DIRECTIONS:
Reply with nothing but the number of lines in the data below where the word "Factor" occurs.

[Collected data]
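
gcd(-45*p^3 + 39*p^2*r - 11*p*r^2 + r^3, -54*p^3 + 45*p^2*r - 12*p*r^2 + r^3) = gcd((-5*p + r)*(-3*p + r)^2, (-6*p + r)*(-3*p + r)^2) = 9*p^2 - 6*p*r + r^2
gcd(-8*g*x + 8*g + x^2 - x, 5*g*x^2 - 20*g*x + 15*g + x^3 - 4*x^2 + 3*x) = x - 1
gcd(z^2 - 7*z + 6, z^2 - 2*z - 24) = z - 6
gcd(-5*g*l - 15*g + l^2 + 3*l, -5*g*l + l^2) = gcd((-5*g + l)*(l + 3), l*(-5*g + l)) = 5*g - l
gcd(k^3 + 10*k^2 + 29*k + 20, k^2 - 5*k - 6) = k + 1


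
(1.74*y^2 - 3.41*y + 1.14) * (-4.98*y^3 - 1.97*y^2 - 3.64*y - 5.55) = -8.6652*y^5 + 13.554*y^4 - 5.2931*y^3 + 0.509600000000002*y^2 + 14.7759*y - 6.327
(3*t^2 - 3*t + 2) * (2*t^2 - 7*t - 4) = 6*t^4 - 27*t^3 + 13*t^2 - 2*t - 8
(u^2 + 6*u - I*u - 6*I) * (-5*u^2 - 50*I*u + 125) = -5*u^4 - 30*u^3 - 45*I*u^3 + 75*u^2 - 270*I*u^2 + 450*u - 125*I*u - 750*I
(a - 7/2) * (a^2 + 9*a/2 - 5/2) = a^3 + a^2 - 73*a/4 + 35/4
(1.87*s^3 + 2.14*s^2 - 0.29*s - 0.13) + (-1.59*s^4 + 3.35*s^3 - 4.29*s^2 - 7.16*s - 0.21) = -1.59*s^4 + 5.22*s^3 - 2.15*s^2 - 7.45*s - 0.34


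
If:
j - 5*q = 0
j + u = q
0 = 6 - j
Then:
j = 6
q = 6/5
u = -24/5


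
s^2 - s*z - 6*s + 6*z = (s - 6)*(s - z)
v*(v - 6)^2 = v^3 - 12*v^2 + 36*v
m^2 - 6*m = m*(m - 6)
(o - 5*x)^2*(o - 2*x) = o^3 - 12*o^2*x + 45*o*x^2 - 50*x^3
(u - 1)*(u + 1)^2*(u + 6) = u^4 + 7*u^3 + 5*u^2 - 7*u - 6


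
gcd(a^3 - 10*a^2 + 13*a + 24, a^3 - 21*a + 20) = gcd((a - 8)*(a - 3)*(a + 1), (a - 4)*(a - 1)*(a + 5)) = 1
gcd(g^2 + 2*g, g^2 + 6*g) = g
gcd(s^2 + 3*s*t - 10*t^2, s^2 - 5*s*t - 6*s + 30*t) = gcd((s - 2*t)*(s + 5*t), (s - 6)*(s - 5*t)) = 1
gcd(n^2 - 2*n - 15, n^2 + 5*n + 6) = n + 3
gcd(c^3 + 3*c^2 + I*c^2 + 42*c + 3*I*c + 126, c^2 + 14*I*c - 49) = c + 7*I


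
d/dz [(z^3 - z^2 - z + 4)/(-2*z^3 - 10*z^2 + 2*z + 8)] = (-3*z^4 + 9*z^2 + 16*z - 4)/(z^6 + 10*z^5 + 23*z^4 - 18*z^3 - 39*z^2 + 8*z + 16)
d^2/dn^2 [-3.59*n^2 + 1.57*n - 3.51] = -7.18000000000000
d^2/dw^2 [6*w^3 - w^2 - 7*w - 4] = 36*w - 2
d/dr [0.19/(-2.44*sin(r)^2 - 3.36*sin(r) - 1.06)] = (0.9272*sin(r) + 0.6384)*cos(r)/(2.44*sin(r)^2 + 3.36*sin(r) + 1.06)^2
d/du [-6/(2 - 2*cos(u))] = 3*sin(u)/(cos(u) - 1)^2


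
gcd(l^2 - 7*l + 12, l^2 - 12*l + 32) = l - 4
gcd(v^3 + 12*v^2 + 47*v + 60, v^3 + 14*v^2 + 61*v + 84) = v^2 + 7*v + 12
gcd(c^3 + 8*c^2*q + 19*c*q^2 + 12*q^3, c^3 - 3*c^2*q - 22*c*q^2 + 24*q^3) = c + 4*q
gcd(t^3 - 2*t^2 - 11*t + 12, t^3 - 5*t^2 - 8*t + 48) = t^2 - t - 12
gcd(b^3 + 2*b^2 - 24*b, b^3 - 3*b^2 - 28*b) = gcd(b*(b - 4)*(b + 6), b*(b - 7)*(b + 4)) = b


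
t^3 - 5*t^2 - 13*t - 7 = (t - 7)*(t + 1)^2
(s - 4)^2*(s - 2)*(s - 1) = s^4 - 11*s^3 + 42*s^2 - 64*s + 32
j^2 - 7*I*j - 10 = (j - 5*I)*(j - 2*I)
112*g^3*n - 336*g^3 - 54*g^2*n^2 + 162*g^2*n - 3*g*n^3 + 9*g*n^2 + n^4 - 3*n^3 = (-8*g + n)*(-2*g + n)*(7*g + n)*(n - 3)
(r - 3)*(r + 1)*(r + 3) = r^3 + r^2 - 9*r - 9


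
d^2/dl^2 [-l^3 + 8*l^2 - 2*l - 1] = 16 - 6*l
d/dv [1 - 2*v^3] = -6*v^2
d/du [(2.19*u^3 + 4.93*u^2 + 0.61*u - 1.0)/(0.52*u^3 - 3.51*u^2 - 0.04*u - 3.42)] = (4.44089209850063e-16*u^5 - 10.2505*u^4 - 0.809599999999996*u^3 - 18.9655*u^2 - 40.7412*u - 2.1262)/(0.2704*u^6 - 3.6504*u^5 + 12.2785*u^4 - 3.276*u^3 + 24.01*u^2 + 0.2736*u + 11.6964)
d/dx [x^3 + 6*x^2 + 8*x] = 3*x^2 + 12*x + 8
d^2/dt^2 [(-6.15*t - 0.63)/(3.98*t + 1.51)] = (53.961636 - 2.8421709430404e-14*t)/(3.98*t + 1.51)^3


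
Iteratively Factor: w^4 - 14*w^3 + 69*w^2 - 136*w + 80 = (w - 4)*(w^3 - 10*w^2 + 29*w - 20) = (w - 4)^2*(w^2 - 6*w + 5) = (w - 5)*(w - 4)^2*(w - 1)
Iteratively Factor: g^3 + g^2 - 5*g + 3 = (g - 1)*(g^2 + 2*g - 3) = (g - 1)*(g + 3)*(g - 1)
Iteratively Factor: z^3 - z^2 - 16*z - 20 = (z + 2)*(z^2 - 3*z - 10) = (z + 2)^2*(z - 5)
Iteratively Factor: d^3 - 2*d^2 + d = (d - 1)*(d^2 - d) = (d - 1)^2*(d)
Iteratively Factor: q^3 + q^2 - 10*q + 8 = (q - 1)*(q^2 + 2*q - 8) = (q - 2)*(q - 1)*(q + 4)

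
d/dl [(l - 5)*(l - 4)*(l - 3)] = 3*l^2 - 24*l + 47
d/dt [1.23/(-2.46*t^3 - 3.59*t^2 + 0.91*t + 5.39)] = (9.0774*t^2 + 8.8314*t - 1.1193)/(2.46*t^3 + 3.59*t^2 - 0.91*t - 5.39)^2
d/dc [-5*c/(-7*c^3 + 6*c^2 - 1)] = 5*(7*c^3 - 3*c^2*(7*c - 4) - 6*c^2 + 1)/(7*c^3 - 6*c^2 + 1)^2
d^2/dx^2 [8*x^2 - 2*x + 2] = 16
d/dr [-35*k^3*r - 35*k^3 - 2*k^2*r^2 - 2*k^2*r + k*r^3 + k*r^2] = k*(-35*k^2 - 4*k*r - 2*k + 3*r^2 + 2*r)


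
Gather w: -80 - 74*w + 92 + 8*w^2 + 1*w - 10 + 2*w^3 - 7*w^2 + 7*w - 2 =2*w^3 + w^2 - 66*w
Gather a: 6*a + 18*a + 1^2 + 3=24*a + 4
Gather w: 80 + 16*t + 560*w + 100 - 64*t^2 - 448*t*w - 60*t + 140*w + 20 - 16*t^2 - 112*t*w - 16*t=-80*t^2 - 60*t + w*(700 - 560*t) + 200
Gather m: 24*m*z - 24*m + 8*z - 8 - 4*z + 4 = m*(24*z - 24) + 4*z - 4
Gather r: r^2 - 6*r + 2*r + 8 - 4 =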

TASK OUTPUT:
5